**TASK TO COMPLETE**
Once you have read the data below, set it all down again exactly.

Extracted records
######
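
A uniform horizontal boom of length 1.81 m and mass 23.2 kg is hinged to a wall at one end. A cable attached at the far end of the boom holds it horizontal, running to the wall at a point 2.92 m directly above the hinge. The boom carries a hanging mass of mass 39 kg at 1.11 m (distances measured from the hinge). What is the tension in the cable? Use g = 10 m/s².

T ≈ 418 N

Taking torques about the hinge:
Beam weight: 23.2 × 10 = 232 N down at 0.905 m → arm 0.905 m, τ = 232 × 0.905 = 210 N·m clockwise.
Hanging mass: 39 × 10 = 390 N down at 1.11 m → arm 1.11 m, τ = 390 × 1.11 = 432.9 N·m clockwise.
Total clockwise load moment = 642.9 N·m.
The cable tension T acts at 1.81 m; only its component perpendicular to the boom, T sinθ, produces torque. sinθ = h/√(h²+d²) = 2.92/√(2.92²+1.81²) = 0.85.
Στ = 0 ⇒ T × 1.81 × 0.85 = 642.9 ⇒ T = 642.9 / 1.538 = 418 N.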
######
**RESULT OF THIS TASK**
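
A uniform horizontal boom of length 1.81 m and mass 23.2 kg is hinged to a wall at one end. A cable attached at the far end of the boom holds it horizontal, running to the wall at a point 2.92 m directly above the hinge. The boom carries a hanging mass of mass 39 kg at 1.11 m (distances measured from the hinge). What is the tension in the cable? Use g = 10 m/s².

T ≈ 418 N

Taking torques about the hinge:
Beam weight: 23.2 × 10 = 232 N down at 0.905 m → arm 0.905 m, τ = 232 × 0.905 = 210 N·m clockwise.
Hanging mass: 39 × 10 = 390 N down at 1.11 m → arm 1.11 m, τ = 390 × 1.11 = 432.9 N·m clockwise.
Total clockwise load moment = 642.9 N·m.
The cable tension T acts at 1.81 m; only its component perpendicular to the boom, T sinθ, produces torque. sinθ = h/√(h²+d²) = 2.92/√(2.92²+1.81²) = 0.85.
Στ = 0 ⇒ T × 1.81 × 0.85 = 642.9 ⇒ T = 642.9 / 1.538 = 418 N.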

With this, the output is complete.